[Dataset entries]

☆ ☆ ☆ ☆

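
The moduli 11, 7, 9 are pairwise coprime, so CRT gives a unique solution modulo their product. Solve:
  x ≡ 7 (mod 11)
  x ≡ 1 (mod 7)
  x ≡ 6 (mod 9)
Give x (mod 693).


Moduli 11, 7, 9 are pairwise coprime; by CRT there is a unique solution modulo M = 11 · 7 · 9 = 693.
Solve pairwise, accumulating the modulus:
  Start with x ≡ 7 (mod 11).
  Combine with x ≡ 1 (mod 7): since gcd(11, 7) = 1, we get a unique residue mod 77.
    Write x = 7 + 11·t and substitute into x ≡ 1 (mod 7): 11·t ≡ 1 − 7 = -6 (mod 7).
    Reduce coefficients mod 7: 4·t ≡ 1 (mod 7).
    The inverse of 4 mod 7 is 2 (since 4·2 = 8 = 1·7 + 1), so t ≡ 2·1 = 2 ≡ 2 (mod 7).
    Then x = 7 + 11·2 = 29, valid modulo lcm(11, 7) = 77: x ≡ 29 (mod 77).
  Combine with x ≡ 6 (mod 9): since gcd(77, 9) = 1, we get a unique residue mod 693.
    Write x = 29 + 77·t and substitute into x ≡ 6 (mod 9): 77·t ≡ 6 − 29 = -23 (mod 9).
    Reduce coefficients mod 9: 5·t ≡ 4 (mod 9).
    The inverse of 5 mod 9 is 2 (since 5·2 = 10 = 1·9 + 1), so t ≡ 2·4 = 8 ≡ 8 (mod 9).
    Then x = 29 + 77·8 = 645, valid modulo lcm(77, 9) = 693: x ≡ 645 (mod 693).
Verify: 645 mod 11 = 7 ✓, 645 mod 7 = 1 ✓, 645 mod 9 = 6 ✓.

x ≡ 645 (mod 693).


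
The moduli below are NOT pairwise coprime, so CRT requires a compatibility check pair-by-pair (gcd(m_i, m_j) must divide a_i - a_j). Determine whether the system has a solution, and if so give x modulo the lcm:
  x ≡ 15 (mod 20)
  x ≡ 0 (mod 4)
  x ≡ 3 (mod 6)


Moduli 20, 4, 6 are not pairwise coprime, so CRT works modulo lcm(m_i) when all pairwise compatibility conditions hold.
Pairwise compatibility: gcd(m_i, m_j) must divide a_i - a_j for every pair.
Merge one congruence at a time:
  Start: x ≡ 15 (mod 20).
  Combine with x ≡ 0 (mod 4): gcd(20, 4) = 4, and 0 - 15 = -15 is NOT divisible by 4.
    ⇒ system is inconsistent (no integer solution).

No solution (the system is inconsistent).


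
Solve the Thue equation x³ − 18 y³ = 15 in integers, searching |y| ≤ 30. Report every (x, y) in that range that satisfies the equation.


The equation is x³ - 18y³ = 15. For fixed y, x³ = 18·y³ + 15, so a solution requires the RHS to be a perfect cube.
Strategy: iterate y from -30 to 30, compute RHS = 18·y³ + 15, and check whether it is a (positive or negative) perfect cube.
Check small values of y:
  y = 0: RHS = 15 is not a perfect cube.
  y = 1: RHS = 33 is not a perfect cube.
  y = -1: RHS = -3 is not a perfect cube.
  y = 2: RHS = 159 is not a perfect cube.
  y = -2: RHS = -129 is not a perfect cube.
  y = 3: RHS = 501 is not a perfect cube.
  y = -3: RHS = -471 is not a perfect cube.
Continuing the search up to |y| = 30 finds no solutions either.
No (x, y) in the scanned range satisfies the equation.

No integer solutions with |y| ≤ 30.


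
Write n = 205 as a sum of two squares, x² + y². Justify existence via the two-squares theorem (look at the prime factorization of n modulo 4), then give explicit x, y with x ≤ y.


Step 1: Factor n = 205 = 5 · 41.
Step 2: Check the mod-4 condition on each prime factor: 5 ≡ 1 (mod 4), exponent 1; 41 ≡ 1 (mod 4), exponent 1.
All primes ≡ 3 (mod 4) appear to even exponent (or don't appear), so by the two-squares theorem n IS expressible as a sum of two squares.
Step 3: Build a representation. Here n = 5 · 41 is a product of primes ≡ 1 (mod 4). Each prime p ≡ 1 (mod 4) is itself a sum of two squares; find a² by testing p − a² for a perfect square:
  5: 5 − 1² = 4 = 2² ⇒ 5 = 1² + 2².
  41: 41 − 1² = 40, 41 − 2² = 37, 41 − 3² = 32, 41 − 4² = 25 = 5² ⇒ 41 = 4² + 5².
  Combine using the Brahmagupta–Fibonacci identity (a² + b²)(c² + d²) = (ac − bd)² + (ad + bc)² = (ac + bd)² + (ad − bc)²:
  5 · 41 = 205: from (1² + 2²)(4² + 5²), take (1·4 − 2·5, 1·5 + 2·4) = (4 − 10, 5 + 8) = (-6, 13); dropping signs (only squares matter) gives (6, 13); check 6² + 13² = 36 + 169 = 205 ✓.
Step 4: Order so x ≤ y and verify: 6² + 13² = 36 + 169 = 205 = n. ✓

n = 205 = 6² + 13² (one valid representation with x ≤ y).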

☆ ☆ ☆ ☆

A verbatim copy of all the entries above is requested.

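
The moduli 11, 7, 9 are pairwise coprime, so CRT gives a unique solution modulo their product. Solve:
  x ≡ 7 (mod 11)
  x ≡ 1 (mod 7)
  x ≡ 6 (mod 9)
Give x (mod 693).


Moduli 11, 7, 9 are pairwise coprime; by CRT there is a unique solution modulo M = 11 · 7 · 9 = 693.
Solve pairwise, accumulating the modulus:
  Start with x ≡ 7 (mod 11).
  Combine with x ≡ 1 (mod 7): since gcd(11, 7) = 1, we get a unique residue mod 77.
    Write x = 7 + 11·t and substitute into x ≡ 1 (mod 7): 11·t ≡ 1 − 7 = -6 (mod 7).
    Reduce coefficients mod 7: 4·t ≡ 1 (mod 7).
    The inverse of 4 mod 7 is 2 (since 4·2 = 8 = 1·7 + 1), so t ≡ 2·1 = 2 ≡ 2 (mod 7).
    Then x = 7 + 11·2 = 29, valid modulo lcm(11, 7) = 77: x ≡ 29 (mod 77).
  Combine with x ≡ 6 (mod 9): since gcd(77, 9) = 1, we get a unique residue mod 693.
    Write x = 29 + 77·t and substitute into x ≡ 6 (mod 9): 77·t ≡ 6 − 29 = -23 (mod 9).
    Reduce coefficients mod 9: 5·t ≡ 4 (mod 9).
    The inverse of 5 mod 9 is 2 (since 5·2 = 10 = 1·9 + 1), so t ≡ 2·4 = 8 ≡ 8 (mod 9).
    Then x = 29 + 77·8 = 645, valid modulo lcm(77, 9) = 693: x ≡ 645 (mod 693).
Verify: 645 mod 11 = 7 ✓, 645 mod 7 = 1 ✓, 645 mod 9 = 6 ✓.

x ≡ 645 (mod 693).


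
The moduli below are NOT pairwise coprime, so CRT requires a compatibility check pair-by-pair (gcd(m_i, m_j) must divide a_i - a_j). Determine whether the system has a solution, and if so give x modulo the lcm:
  x ≡ 15 (mod 20)
  x ≡ 0 (mod 4)
  x ≡ 3 (mod 6)


Moduli 20, 4, 6 are not pairwise coprime, so CRT works modulo lcm(m_i) when all pairwise compatibility conditions hold.
Pairwise compatibility: gcd(m_i, m_j) must divide a_i - a_j for every pair.
Merge one congruence at a time:
  Start: x ≡ 15 (mod 20).
  Combine with x ≡ 0 (mod 4): gcd(20, 4) = 4, and 0 - 15 = -15 is NOT divisible by 4.
    ⇒ system is inconsistent (no integer solution).

No solution (the system is inconsistent).


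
Solve the Thue equation x³ − 18 y³ = 15 in integers, searching |y| ≤ 30. Report every (x, y) in that range that satisfies the equation.


The equation is x³ - 18y³ = 15. For fixed y, x³ = 18·y³ + 15, so a solution requires the RHS to be a perfect cube.
Strategy: iterate y from -30 to 30, compute RHS = 18·y³ + 15, and check whether it is a (positive or negative) perfect cube.
Check small values of y:
  y = 0: RHS = 15 is not a perfect cube.
  y = 1: RHS = 33 is not a perfect cube.
  y = -1: RHS = -3 is not a perfect cube.
  y = 2: RHS = 159 is not a perfect cube.
  y = -2: RHS = -129 is not a perfect cube.
  y = 3: RHS = 501 is not a perfect cube.
  y = -3: RHS = -471 is not a perfect cube.
Continuing the search up to |y| = 30 finds no solutions either.
No (x, y) in the scanned range satisfies the equation.

No integer solutions with |y| ≤ 30.


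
Write n = 205 as a sum of two squares, x² + y². Justify existence via the two-squares theorem (look at the prime factorization of n modulo 4), then give explicit x, y with x ≤ y.


Step 1: Factor n = 205 = 5 · 41.
Step 2: Check the mod-4 condition on each prime factor: 5 ≡ 1 (mod 4), exponent 1; 41 ≡ 1 (mod 4), exponent 1.
All primes ≡ 3 (mod 4) appear to even exponent (or don't appear), so by the two-squares theorem n IS expressible as a sum of two squares.
Step 3: Build a representation. Here n = 5 · 41 is a product of primes ≡ 1 (mod 4). Each prime p ≡ 1 (mod 4) is itself a sum of two squares; find a² by testing p − a² for a perfect square:
  5: 5 − 1² = 4 = 2² ⇒ 5 = 1² + 2².
  41: 41 − 1² = 40, 41 − 2² = 37, 41 − 3² = 32, 41 − 4² = 25 = 5² ⇒ 41 = 4² + 5².
  Combine using the Brahmagupta–Fibonacci identity (a² + b²)(c² + d²) = (ac − bd)² + (ad + bc)² = (ac + bd)² + (ad − bc)²:
  5 · 41 = 205: from (1² + 2²)(4² + 5²), take (1·4 − 2·5, 1·5 + 2·4) = (4 − 10, 5 + 8) = (-6, 13); dropping signs (only squares matter) gives (6, 13); check 6² + 13² = 36 + 169 = 205 ✓.
Step 4: Order so x ≤ y and verify: 6² + 13² = 36 + 169 = 205 = n. ✓

n = 205 = 6² + 13² (one valid representation with x ≤ y).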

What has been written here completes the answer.